• _EXERCISE DETAILS_
These records need to be repeated exactly, every one of them.

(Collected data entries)
BEGIN

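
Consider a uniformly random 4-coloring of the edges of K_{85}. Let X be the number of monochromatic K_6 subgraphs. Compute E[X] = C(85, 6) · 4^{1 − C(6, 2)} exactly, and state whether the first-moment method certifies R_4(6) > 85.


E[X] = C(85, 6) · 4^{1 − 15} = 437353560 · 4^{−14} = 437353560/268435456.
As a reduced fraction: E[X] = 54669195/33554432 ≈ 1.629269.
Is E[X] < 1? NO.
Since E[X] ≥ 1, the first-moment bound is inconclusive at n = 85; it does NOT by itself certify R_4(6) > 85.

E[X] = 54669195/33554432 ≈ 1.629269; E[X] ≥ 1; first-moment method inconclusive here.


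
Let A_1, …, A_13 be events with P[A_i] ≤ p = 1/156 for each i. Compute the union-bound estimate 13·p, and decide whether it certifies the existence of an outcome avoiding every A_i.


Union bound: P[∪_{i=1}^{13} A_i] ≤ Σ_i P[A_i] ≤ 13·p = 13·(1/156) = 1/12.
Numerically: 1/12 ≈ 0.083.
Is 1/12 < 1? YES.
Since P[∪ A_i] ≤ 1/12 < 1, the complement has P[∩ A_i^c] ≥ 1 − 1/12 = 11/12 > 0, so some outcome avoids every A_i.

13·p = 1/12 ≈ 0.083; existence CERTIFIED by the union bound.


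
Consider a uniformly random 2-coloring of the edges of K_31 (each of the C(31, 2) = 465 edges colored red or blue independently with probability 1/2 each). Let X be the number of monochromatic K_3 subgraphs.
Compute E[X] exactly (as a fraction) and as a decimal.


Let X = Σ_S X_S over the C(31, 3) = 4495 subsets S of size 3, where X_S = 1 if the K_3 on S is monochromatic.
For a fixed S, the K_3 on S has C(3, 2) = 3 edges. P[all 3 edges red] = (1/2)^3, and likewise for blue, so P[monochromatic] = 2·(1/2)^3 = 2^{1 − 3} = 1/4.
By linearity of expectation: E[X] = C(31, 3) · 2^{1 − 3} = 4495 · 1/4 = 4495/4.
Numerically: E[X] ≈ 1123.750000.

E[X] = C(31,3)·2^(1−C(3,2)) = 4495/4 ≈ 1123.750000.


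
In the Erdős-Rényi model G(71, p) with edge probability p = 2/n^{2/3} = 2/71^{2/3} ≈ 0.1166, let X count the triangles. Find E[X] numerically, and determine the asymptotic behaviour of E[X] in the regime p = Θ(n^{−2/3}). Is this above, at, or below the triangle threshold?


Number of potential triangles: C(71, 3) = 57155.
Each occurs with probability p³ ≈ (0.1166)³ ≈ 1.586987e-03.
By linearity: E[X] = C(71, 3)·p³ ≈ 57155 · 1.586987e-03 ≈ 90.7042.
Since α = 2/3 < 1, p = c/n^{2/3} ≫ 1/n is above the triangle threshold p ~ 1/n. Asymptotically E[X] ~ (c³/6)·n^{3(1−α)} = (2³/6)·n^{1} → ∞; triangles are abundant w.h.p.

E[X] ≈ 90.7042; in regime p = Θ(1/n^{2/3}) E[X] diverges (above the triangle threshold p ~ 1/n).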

END

• _RESPONSE_
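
Consider a uniformly random 4-coloring of the edges of K_{85}. Let X be the number of monochromatic K_6 subgraphs. Compute E[X] = C(85, 6) · 4^{1 − C(6, 2)} exactly, and state whether the first-moment method certifies R_4(6) > 85.


E[X] = C(85, 6) · 4^{1 − 15} = 437353560 · 4^{−14} = 437353560/268435456.
As a reduced fraction: E[X] = 54669195/33554432 ≈ 1.629269.
Is E[X] < 1? NO.
Since E[X] ≥ 1, the first-moment bound is inconclusive at n = 85; it does NOT by itself certify R_4(6) > 85.

E[X] = 54669195/33554432 ≈ 1.629269; E[X] ≥ 1; first-moment method inconclusive here.


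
Let A_1, …, A_13 be events with P[A_i] ≤ p = 1/156 for each i. Compute the union-bound estimate 13·p, and decide whether it certifies the existence of an outcome avoiding every A_i.


Union bound: P[∪_{i=1}^{13} A_i] ≤ Σ_i P[A_i] ≤ 13·p = 13·(1/156) = 1/12.
Numerically: 1/12 ≈ 0.083.
Is 1/12 < 1? YES.
Since P[∪ A_i] ≤ 1/12 < 1, the complement has P[∩ A_i^c] ≥ 1 − 1/12 = 11/12 > 0, so some outcome avoids every A_i.

13·p = 1/12 ≈ 0.083; existence CERTIFIED by the union bound.


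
Consider a uniformly random 2-coloring of the edges of K_31 (each of the C(31, 2) = 465 edges colored red or blue independently with probability 1/2 each). Let X be the number of monochromatic K_3 subgraphs.
Compute E[X] exactly (as a fraction) and as a decimal.


Let X = Σ_S X_S over the C(31, 3) = 4495 subsets S of size 3, where X_S = 1 if the K_3 on S is monochromatic.
For a fixed S, the K_3 on S has C(3, 2) = 3 edges. P[all 3 edges red] = (1/2)^3, and likewise for blue, so P[monochromatic] = 2·(1/2)^3 = 2^{1 − 3} = 1/4.
By linearity of expectation: E[X] = C(31, 3) · 2^{1 − 3} = 4495 · 1/4 = 4495/4.
Numerically: E[X] ≈ 1123.750000.

E[X] = C(31,3)·2^(1−C(3,2)) = 4495/4 ≈ 1123.750000.


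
In the Erdős-Rényi model G(71, p) with edge probability p = 2/n^{2/3} = 2/71^{2/3} ≈ 0.1166, let X count the triangles. Find E[X] numerically, and determine the asymptotic behaviour of E[X] in the regime p = Θ(n^{−2/3}). Is this above, at, or below the triangle threshold?


Number of potential triangles: C(71, 3) = 57155.
Each occurs with probability p³ ≈ (0.1166)³ ≈ 1.586987e-03.
By linearity: E[X] = C(71, 3)·p³ ≈ 57155 · 1.586987e-03 ≈ 90.7042.
Since α = 2/3 < 1, p = c/n^{2/3} ≫ 1/n is above the triangle threshold p ~ 1/n. Asymptotically E[X] ~ (c³/6)·n^{3(1−α)} = (2³/6)·n^{1} → ∞; triangles are abundant w.h.p.

E[X] ≈ 90.7042; in regime p = Θ(1/n^{2/3}) E[X] diverges (above the triangle threshold p ~ 1/n).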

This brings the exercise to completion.